### Problem to work on
From the data below, please reproduce exactly everything from the line that contains "Let A, B, C, D, E" down to the line that contains "- n6 = n5 AND n3", with both ends included.

### Task material
****************
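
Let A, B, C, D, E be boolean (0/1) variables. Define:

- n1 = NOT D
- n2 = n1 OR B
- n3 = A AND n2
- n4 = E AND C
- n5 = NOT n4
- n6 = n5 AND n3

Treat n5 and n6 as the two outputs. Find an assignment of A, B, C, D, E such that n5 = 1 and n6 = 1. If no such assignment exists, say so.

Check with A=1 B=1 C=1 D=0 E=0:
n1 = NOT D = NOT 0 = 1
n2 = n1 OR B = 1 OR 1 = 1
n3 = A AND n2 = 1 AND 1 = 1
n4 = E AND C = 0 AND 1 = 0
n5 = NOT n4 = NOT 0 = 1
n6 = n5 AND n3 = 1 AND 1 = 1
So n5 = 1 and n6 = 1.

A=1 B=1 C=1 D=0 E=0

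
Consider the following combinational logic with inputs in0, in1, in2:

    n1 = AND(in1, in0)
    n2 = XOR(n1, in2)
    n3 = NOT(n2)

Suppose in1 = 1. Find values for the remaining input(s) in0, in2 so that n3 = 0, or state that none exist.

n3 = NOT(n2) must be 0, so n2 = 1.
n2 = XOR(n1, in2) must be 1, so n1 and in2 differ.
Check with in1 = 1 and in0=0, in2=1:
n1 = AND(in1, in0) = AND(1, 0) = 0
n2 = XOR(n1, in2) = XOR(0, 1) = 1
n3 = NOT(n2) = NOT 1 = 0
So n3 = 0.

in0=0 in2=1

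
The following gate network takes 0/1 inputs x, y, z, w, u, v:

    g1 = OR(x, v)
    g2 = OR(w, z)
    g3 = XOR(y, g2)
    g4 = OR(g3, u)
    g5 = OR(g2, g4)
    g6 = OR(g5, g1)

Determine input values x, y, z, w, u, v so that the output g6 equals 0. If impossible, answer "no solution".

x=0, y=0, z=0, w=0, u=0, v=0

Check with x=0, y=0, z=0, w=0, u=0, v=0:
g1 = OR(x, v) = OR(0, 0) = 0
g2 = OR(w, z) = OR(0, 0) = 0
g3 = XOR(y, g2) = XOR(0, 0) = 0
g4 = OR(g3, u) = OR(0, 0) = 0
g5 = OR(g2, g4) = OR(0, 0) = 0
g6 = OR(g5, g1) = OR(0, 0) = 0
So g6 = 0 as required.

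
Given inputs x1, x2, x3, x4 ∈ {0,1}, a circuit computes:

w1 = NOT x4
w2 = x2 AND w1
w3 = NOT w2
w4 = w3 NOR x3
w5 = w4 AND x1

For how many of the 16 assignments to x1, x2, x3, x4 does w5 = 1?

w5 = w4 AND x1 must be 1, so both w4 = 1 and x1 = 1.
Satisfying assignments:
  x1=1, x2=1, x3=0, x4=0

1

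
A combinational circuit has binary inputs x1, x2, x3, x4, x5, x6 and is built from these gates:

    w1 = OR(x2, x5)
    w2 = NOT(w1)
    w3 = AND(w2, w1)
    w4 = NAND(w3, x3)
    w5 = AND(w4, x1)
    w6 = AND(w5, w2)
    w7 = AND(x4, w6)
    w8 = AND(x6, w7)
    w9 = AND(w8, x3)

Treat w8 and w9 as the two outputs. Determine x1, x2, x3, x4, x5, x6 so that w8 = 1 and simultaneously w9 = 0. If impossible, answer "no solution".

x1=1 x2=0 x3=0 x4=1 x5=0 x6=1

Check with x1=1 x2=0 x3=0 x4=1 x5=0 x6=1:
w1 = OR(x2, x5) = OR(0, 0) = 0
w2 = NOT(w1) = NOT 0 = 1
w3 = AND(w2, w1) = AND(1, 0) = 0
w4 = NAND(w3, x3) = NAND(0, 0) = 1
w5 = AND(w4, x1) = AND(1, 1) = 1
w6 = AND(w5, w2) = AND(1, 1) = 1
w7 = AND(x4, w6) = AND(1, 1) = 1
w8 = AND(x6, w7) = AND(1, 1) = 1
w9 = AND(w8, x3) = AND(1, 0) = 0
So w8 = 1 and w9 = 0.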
****************
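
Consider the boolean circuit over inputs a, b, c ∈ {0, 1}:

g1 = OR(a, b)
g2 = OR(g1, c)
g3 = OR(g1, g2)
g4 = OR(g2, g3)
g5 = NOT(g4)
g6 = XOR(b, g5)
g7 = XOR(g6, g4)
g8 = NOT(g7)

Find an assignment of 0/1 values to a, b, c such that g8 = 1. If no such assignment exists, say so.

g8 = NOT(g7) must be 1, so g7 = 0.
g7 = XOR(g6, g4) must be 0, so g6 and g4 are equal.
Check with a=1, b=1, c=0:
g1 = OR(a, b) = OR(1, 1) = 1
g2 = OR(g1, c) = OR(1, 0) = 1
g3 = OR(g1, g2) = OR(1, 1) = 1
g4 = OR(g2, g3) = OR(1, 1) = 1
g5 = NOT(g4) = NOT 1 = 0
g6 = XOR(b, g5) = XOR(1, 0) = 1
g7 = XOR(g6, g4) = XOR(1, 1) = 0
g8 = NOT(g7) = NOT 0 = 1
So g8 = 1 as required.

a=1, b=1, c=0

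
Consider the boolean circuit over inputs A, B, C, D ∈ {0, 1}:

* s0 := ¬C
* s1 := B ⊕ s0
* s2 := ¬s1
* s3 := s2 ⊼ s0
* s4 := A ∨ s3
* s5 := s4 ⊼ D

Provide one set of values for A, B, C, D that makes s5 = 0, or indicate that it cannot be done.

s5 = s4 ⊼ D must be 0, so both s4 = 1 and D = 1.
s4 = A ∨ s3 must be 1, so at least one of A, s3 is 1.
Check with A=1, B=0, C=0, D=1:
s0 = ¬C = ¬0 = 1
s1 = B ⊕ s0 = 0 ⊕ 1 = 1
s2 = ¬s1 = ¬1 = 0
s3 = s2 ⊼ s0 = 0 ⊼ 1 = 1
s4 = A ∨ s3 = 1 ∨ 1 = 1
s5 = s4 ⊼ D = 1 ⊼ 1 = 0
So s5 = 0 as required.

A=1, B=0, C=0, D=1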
****************
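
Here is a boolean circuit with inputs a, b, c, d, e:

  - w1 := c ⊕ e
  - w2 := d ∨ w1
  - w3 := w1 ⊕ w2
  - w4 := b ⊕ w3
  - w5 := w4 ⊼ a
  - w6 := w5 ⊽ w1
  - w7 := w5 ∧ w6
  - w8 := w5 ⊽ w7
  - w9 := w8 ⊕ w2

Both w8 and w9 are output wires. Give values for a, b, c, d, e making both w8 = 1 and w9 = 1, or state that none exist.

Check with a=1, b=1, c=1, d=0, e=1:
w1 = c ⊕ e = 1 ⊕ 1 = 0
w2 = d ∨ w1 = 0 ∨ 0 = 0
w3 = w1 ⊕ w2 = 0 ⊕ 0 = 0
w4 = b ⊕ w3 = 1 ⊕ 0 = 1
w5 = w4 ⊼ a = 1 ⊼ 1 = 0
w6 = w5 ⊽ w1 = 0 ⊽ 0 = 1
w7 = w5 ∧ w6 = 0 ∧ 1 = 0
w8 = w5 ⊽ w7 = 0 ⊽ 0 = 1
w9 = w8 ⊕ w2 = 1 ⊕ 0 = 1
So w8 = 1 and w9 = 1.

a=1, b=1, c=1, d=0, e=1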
****************
### Exercise response
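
Let A, B, C, D, E be boolean (0/1) variables. Define:

- n1 = NOT D
- n2 = n1 OR B
- n3 = A AND n2
- n4 = E AND C
- n5 = NOT n4
- n6 = n5 AND n3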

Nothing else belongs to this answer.